- [Assignment]:
Please say how many lines below include the word "oldest", with nothing beyond the number.

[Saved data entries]
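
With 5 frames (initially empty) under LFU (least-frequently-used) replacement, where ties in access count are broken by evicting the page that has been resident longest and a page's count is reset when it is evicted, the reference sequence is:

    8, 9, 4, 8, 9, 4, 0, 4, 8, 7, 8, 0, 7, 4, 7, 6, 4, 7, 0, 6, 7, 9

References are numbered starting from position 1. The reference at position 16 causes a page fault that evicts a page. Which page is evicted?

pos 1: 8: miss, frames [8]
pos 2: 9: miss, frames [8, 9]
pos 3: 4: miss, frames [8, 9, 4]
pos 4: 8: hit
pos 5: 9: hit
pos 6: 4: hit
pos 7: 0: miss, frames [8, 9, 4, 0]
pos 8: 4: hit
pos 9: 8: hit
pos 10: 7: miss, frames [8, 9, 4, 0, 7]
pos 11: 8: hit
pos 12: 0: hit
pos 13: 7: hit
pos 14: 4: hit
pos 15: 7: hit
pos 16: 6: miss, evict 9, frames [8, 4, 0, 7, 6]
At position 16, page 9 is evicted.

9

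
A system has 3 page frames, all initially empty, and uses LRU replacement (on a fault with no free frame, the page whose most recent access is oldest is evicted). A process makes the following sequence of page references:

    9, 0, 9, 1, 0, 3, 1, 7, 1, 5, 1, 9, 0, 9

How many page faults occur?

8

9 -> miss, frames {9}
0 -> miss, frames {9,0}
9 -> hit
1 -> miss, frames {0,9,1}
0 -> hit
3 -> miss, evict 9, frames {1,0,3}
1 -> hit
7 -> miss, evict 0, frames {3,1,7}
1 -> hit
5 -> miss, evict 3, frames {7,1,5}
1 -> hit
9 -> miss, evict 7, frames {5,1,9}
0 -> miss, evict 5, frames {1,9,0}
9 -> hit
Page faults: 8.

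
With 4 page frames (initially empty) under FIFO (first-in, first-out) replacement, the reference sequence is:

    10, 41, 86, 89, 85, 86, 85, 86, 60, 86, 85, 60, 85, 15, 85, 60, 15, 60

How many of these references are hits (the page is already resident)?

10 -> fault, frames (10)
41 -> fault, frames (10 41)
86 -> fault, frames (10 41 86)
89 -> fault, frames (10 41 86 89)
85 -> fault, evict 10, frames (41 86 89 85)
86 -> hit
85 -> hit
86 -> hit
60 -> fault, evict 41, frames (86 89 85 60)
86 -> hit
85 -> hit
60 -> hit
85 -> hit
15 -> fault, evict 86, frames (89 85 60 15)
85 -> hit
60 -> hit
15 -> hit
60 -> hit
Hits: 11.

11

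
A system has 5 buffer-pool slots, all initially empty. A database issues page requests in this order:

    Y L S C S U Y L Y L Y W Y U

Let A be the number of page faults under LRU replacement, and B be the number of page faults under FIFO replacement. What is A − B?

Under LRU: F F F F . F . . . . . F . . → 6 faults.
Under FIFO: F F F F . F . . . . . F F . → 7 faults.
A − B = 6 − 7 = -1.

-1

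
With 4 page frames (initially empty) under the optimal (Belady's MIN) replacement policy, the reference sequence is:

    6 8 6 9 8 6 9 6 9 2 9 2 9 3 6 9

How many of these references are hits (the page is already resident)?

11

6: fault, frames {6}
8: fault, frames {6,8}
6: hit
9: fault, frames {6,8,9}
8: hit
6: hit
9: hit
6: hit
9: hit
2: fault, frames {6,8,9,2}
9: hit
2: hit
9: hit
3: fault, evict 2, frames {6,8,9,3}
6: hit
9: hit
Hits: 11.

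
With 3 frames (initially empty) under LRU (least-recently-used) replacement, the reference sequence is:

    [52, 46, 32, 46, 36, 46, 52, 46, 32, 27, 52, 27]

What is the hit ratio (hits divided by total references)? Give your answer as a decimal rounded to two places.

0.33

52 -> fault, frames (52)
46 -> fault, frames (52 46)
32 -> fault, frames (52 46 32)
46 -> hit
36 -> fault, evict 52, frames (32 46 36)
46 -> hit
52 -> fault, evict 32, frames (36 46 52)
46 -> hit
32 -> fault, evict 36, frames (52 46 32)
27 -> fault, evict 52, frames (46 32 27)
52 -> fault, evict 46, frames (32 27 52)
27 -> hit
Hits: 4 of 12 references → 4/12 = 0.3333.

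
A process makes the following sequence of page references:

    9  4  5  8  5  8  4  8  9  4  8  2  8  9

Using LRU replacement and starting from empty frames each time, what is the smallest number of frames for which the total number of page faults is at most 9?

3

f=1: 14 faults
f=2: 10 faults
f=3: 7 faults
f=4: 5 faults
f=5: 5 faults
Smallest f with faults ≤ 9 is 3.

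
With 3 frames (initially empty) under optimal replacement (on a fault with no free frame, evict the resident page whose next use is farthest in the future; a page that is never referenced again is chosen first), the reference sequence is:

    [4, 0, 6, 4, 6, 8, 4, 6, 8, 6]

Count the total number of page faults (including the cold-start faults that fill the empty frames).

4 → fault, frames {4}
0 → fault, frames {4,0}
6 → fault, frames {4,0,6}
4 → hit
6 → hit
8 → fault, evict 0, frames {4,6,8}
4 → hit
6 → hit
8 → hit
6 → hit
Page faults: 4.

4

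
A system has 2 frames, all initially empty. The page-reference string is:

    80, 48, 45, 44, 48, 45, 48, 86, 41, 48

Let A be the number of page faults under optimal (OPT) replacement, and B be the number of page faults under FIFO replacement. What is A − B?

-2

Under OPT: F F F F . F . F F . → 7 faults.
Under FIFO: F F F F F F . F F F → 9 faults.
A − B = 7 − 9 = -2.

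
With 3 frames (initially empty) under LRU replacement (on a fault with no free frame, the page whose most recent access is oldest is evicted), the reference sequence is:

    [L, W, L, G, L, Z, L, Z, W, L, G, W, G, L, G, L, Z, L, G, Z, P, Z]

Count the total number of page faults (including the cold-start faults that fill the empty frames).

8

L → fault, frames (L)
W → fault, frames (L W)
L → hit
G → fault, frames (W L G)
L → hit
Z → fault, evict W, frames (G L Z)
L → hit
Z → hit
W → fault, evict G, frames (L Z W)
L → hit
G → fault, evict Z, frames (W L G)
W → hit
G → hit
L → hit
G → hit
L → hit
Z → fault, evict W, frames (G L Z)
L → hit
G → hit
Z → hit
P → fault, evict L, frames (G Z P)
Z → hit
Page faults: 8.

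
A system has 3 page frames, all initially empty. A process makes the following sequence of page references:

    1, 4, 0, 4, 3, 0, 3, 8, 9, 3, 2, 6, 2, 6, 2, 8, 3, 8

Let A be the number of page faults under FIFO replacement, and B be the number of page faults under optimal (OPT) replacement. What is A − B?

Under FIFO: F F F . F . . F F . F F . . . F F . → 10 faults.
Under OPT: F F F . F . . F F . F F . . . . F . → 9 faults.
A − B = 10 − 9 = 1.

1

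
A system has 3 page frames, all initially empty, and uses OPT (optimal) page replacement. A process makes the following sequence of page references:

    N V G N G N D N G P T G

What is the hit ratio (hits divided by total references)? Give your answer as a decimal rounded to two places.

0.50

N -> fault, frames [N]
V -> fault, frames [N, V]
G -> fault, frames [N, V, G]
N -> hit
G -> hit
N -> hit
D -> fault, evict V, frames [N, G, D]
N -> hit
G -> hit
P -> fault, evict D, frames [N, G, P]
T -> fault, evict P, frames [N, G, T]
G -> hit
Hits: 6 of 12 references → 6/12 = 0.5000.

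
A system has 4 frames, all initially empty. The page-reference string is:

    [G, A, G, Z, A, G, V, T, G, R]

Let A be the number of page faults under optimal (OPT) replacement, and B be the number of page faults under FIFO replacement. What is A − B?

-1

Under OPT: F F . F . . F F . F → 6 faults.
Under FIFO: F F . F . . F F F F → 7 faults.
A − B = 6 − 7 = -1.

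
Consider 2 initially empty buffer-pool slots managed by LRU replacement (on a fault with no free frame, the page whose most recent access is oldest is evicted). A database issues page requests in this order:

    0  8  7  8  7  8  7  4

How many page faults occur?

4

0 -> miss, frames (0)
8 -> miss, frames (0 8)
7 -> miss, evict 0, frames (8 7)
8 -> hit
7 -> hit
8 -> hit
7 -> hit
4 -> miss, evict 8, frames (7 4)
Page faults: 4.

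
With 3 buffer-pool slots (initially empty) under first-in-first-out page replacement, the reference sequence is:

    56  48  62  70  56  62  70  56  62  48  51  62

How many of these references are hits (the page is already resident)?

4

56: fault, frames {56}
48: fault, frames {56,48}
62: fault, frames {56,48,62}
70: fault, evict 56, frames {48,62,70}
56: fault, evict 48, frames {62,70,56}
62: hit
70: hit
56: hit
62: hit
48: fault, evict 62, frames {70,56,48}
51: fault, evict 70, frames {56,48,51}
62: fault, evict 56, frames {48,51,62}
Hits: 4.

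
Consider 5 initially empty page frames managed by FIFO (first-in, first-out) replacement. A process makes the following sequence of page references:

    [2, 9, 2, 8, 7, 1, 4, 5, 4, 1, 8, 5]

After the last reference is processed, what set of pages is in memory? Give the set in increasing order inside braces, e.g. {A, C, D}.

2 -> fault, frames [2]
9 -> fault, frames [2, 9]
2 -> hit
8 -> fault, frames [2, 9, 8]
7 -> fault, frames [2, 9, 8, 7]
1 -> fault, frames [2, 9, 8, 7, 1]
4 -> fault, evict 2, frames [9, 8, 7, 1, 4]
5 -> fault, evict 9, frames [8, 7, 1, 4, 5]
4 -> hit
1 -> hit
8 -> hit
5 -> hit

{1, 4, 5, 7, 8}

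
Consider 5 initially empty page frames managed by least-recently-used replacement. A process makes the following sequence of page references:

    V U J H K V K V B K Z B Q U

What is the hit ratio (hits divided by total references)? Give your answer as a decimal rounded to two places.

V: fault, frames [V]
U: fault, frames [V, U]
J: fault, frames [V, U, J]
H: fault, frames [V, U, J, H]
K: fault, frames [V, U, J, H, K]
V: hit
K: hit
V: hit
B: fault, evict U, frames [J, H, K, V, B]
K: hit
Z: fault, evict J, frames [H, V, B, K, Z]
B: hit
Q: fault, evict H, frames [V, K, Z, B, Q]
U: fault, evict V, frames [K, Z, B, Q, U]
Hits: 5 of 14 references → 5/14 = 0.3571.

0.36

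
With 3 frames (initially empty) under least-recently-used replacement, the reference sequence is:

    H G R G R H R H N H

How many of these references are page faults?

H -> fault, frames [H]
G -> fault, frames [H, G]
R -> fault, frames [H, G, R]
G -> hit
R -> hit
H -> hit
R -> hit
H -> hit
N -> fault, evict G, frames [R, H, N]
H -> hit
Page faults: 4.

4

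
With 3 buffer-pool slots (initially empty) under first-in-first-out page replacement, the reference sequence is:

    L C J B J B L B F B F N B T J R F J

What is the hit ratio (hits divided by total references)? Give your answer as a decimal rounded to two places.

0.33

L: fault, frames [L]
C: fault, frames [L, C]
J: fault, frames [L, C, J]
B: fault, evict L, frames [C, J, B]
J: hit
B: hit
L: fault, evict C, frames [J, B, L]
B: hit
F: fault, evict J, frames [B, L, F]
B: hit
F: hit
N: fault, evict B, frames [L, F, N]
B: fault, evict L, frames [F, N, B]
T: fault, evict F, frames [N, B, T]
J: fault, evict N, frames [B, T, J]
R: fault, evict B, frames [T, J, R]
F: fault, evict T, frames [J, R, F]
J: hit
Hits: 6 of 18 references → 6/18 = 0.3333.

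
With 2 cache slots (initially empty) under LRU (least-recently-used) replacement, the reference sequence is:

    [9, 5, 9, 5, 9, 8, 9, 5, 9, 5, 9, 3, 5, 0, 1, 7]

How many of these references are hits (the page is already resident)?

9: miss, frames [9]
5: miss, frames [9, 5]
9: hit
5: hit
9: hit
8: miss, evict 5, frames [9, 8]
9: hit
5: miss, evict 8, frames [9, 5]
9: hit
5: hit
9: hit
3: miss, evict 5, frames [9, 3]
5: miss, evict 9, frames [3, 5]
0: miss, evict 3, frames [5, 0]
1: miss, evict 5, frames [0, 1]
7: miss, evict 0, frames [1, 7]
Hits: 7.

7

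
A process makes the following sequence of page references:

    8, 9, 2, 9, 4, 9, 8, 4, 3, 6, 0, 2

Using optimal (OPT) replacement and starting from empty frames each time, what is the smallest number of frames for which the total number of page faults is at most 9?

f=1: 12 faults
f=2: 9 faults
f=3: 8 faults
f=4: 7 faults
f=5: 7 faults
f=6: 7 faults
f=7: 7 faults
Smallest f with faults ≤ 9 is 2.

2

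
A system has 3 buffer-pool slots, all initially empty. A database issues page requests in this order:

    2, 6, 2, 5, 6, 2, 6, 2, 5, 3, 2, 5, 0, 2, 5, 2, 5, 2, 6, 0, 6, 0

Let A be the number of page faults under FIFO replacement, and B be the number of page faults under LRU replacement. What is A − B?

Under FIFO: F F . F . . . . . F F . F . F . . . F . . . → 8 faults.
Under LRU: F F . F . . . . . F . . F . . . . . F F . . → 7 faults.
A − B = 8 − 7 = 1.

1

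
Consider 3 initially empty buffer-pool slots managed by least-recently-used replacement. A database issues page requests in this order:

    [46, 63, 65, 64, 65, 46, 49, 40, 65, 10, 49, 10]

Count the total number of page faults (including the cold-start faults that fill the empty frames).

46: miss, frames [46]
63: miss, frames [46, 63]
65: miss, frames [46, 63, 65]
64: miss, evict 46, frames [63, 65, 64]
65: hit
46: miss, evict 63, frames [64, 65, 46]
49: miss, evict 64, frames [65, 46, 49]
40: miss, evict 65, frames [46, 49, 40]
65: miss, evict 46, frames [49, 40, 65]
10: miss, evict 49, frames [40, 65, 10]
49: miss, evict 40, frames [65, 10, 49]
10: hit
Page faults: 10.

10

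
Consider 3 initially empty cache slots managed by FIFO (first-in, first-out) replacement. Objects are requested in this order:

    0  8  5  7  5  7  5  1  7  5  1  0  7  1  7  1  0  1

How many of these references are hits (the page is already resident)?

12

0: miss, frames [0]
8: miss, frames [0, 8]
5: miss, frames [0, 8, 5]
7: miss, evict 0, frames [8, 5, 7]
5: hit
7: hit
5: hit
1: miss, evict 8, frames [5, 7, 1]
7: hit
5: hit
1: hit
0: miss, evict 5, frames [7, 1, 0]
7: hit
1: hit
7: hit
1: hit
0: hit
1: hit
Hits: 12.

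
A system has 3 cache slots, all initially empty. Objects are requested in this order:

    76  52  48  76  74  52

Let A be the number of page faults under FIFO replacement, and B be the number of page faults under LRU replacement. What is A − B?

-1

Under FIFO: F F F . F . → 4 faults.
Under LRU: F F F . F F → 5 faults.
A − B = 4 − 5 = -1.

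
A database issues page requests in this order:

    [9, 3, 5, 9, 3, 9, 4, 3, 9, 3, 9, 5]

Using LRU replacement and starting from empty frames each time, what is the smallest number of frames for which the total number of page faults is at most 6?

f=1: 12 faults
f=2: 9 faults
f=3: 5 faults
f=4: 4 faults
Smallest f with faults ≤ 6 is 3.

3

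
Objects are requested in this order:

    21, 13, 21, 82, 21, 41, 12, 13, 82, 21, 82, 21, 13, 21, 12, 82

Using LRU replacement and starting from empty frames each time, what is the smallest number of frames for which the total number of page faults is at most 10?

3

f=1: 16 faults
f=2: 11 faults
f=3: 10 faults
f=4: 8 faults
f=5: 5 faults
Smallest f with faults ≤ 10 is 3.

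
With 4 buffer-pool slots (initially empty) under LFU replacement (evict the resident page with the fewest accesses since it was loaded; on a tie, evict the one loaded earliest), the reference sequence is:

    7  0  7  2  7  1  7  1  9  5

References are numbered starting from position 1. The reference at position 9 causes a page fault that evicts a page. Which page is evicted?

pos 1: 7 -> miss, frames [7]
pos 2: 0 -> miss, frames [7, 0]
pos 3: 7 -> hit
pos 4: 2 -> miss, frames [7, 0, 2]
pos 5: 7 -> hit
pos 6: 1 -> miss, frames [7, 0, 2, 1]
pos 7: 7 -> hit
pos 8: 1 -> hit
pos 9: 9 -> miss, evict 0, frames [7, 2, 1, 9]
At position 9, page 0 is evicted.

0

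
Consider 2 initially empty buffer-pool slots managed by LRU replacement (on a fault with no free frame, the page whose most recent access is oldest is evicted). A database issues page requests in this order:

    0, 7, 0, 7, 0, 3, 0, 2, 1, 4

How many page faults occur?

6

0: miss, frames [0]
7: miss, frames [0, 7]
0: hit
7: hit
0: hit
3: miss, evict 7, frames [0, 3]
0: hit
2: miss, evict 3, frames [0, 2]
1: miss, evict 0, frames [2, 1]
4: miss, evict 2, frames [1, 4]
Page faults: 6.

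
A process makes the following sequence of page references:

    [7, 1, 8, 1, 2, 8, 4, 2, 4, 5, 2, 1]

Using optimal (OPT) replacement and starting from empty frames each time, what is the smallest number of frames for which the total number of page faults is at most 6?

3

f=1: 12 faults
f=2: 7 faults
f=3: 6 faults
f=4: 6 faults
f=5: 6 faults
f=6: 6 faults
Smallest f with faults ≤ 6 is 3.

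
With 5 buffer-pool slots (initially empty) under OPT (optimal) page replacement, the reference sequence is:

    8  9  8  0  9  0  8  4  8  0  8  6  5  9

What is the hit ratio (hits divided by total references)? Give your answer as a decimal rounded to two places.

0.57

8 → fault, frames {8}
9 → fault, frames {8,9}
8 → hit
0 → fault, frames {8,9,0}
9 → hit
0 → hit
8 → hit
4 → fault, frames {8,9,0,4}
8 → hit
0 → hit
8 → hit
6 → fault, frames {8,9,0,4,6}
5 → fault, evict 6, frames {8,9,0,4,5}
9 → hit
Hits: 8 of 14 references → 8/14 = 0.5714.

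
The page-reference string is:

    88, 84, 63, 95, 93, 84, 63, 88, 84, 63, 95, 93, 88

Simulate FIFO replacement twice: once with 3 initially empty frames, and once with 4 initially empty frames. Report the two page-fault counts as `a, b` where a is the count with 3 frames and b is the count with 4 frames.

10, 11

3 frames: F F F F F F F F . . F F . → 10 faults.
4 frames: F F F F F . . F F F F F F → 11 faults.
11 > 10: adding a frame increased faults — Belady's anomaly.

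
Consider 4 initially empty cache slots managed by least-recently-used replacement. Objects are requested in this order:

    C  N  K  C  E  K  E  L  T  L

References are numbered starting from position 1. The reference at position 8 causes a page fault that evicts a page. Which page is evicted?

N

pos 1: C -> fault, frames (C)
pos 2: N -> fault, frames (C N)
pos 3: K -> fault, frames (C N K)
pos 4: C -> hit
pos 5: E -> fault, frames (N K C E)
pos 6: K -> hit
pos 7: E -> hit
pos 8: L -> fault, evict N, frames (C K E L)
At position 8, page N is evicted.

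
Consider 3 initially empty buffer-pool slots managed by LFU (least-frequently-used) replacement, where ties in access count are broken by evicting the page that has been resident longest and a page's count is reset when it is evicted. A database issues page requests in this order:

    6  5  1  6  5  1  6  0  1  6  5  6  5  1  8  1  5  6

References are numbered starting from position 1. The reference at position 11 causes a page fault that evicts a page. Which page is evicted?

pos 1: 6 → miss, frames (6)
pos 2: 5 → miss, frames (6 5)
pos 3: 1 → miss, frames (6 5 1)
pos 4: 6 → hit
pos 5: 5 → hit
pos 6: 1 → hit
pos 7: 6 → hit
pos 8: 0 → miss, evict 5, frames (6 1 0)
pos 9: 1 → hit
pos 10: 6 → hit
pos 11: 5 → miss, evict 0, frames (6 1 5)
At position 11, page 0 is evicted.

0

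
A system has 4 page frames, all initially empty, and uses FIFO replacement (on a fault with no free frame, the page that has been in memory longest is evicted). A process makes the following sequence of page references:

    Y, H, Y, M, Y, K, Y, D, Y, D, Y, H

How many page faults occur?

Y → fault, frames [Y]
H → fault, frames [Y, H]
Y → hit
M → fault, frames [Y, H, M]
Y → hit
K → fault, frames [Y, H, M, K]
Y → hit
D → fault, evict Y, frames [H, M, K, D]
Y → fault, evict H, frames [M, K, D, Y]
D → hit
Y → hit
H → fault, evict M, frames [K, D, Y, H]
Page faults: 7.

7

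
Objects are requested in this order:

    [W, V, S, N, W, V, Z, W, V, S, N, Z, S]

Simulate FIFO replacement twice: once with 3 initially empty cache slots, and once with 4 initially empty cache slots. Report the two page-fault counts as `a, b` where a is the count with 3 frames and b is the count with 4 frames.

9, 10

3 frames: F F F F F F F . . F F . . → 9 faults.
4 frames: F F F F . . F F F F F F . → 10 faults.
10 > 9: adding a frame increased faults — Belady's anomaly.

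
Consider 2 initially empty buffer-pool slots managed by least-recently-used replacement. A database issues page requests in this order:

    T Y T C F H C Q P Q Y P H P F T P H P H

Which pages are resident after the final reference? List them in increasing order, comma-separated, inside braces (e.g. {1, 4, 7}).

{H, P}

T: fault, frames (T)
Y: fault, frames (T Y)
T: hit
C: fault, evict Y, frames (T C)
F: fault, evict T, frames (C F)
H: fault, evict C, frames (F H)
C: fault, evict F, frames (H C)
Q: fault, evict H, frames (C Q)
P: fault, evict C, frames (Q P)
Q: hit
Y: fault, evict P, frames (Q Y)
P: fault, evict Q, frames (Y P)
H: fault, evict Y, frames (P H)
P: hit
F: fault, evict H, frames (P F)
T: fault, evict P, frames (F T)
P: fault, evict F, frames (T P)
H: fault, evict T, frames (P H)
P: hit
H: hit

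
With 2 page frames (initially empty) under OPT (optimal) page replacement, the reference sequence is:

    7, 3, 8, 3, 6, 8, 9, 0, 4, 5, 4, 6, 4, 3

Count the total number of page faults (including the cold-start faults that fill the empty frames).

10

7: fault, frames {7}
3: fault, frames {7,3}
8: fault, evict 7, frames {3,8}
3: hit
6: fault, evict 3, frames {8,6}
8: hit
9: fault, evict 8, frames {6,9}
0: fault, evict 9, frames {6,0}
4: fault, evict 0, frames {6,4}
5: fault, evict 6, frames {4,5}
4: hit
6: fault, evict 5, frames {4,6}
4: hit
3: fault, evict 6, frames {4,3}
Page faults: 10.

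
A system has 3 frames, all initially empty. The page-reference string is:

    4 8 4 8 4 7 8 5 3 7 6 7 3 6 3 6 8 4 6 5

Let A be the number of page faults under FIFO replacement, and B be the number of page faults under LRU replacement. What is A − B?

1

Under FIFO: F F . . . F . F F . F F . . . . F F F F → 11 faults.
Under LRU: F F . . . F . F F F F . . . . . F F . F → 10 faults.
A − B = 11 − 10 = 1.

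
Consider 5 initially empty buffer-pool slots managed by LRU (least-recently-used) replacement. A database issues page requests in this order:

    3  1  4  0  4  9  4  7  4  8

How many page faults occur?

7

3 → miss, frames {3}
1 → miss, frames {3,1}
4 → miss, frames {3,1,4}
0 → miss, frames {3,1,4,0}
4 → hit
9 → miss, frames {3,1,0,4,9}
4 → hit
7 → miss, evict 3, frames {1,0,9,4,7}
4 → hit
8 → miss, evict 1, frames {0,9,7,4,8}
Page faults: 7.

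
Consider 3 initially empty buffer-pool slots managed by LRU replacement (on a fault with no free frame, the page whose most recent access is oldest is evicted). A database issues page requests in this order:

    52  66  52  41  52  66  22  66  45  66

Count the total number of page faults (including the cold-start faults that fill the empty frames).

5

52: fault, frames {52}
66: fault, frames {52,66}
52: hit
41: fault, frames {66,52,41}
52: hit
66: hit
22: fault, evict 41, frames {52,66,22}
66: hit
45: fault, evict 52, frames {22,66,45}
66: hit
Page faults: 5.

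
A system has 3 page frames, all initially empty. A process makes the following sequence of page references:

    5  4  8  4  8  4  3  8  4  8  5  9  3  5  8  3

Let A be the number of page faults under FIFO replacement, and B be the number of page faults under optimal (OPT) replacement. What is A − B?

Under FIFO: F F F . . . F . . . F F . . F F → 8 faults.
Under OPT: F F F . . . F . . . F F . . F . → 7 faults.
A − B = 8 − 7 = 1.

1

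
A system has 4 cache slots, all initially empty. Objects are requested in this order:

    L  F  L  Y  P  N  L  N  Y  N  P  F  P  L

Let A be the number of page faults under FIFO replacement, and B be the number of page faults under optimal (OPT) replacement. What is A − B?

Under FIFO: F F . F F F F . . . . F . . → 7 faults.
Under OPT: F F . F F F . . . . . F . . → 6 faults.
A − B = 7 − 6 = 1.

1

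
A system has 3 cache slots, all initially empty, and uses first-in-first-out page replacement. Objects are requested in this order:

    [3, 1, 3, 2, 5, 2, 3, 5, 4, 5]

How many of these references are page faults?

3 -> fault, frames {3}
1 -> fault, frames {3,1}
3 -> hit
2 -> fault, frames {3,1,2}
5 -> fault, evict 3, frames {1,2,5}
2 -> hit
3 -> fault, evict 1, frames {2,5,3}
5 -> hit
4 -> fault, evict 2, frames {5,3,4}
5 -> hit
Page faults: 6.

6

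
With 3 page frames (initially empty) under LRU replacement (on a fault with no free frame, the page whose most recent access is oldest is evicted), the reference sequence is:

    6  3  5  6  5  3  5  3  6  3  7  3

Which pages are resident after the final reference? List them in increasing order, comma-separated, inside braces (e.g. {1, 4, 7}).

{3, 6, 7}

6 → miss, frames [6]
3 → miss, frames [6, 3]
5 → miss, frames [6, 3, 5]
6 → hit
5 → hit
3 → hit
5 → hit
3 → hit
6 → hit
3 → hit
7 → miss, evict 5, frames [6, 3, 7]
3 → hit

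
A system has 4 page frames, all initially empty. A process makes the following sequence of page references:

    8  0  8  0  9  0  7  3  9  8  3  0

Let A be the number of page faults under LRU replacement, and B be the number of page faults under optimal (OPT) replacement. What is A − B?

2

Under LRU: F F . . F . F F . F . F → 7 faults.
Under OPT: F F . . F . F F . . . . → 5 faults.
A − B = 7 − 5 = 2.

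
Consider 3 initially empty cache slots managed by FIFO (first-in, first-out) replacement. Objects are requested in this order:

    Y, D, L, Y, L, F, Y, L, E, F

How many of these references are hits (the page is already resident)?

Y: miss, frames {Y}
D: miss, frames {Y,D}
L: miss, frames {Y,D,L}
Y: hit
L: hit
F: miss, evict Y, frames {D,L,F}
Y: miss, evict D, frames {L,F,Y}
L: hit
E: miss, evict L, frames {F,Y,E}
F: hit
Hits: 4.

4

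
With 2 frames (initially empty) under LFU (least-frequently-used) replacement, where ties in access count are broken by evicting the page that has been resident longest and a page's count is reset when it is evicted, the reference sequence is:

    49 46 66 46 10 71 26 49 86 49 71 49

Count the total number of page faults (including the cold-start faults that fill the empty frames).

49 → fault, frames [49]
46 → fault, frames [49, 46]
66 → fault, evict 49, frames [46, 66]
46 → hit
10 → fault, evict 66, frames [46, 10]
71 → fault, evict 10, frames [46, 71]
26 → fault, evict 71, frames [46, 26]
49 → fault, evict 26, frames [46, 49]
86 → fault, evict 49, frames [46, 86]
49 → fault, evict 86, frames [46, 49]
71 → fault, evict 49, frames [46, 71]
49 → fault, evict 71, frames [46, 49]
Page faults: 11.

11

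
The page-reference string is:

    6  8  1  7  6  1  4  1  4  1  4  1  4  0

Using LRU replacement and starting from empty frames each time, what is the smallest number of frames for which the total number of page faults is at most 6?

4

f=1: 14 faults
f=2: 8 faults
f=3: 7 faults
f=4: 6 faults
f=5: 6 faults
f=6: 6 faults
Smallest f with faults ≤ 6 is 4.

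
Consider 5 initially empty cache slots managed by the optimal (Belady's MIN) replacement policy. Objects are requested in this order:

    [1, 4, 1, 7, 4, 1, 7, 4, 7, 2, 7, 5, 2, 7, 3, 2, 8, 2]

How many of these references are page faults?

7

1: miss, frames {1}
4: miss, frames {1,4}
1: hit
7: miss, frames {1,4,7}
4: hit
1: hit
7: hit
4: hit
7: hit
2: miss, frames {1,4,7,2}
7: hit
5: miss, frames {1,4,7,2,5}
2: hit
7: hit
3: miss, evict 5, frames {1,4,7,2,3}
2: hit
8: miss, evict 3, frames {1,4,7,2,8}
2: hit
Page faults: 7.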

- [Answer to this exercise]:
6